DIRECTIONS FOR THIS TASK: Exactly as written, set down every entry once more.

[Dataset items]
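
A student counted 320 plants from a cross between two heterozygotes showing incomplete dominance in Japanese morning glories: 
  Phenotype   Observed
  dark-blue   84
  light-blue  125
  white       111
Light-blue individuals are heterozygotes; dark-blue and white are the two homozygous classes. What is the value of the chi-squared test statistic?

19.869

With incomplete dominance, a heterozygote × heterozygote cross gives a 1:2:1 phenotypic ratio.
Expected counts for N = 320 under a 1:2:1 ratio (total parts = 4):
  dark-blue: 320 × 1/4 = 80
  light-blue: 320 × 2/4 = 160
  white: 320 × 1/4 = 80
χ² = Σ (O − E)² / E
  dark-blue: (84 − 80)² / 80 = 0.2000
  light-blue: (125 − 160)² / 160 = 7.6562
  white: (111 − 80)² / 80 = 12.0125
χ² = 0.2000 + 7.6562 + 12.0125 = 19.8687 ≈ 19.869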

PROBLEM SOLUTION:
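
A student counted 320 plants from a cross between two heterozygotes showing incomplete dominance in Japanese morning glories: 
  Phenotype   Observed
  dark-blue   84
  light-blue  125
  white       111
Light-blue individuals are heterozygotes; dark-blue and white are the two homozygous classes. What is the value of the chi-squared test statistic?

19.869

With incomplete dominance, a heterozygote × heterozygote cross gives a 1:2:1 phenotypic ratio.
Expected counts for N = 320 under a 1:2:1 ratio (total parts = 4):
  dark-blue: 320 × 1/4 = 80
  light-blue: 320 × 2/4 = 160
  white: 320 × 1/4 = 80
χ² = Σ (O − E)² / E
  dark-blue: (84 − 80)² / 80 = 0.2000
  light-blue: (125 − 160)² / 160 = 7.6562
  white: (111 − 80)² / 80 = 12.0125
χ² = 0.2000 + 7.6562 + 12.0125 = 19.8687 ≈ 19.869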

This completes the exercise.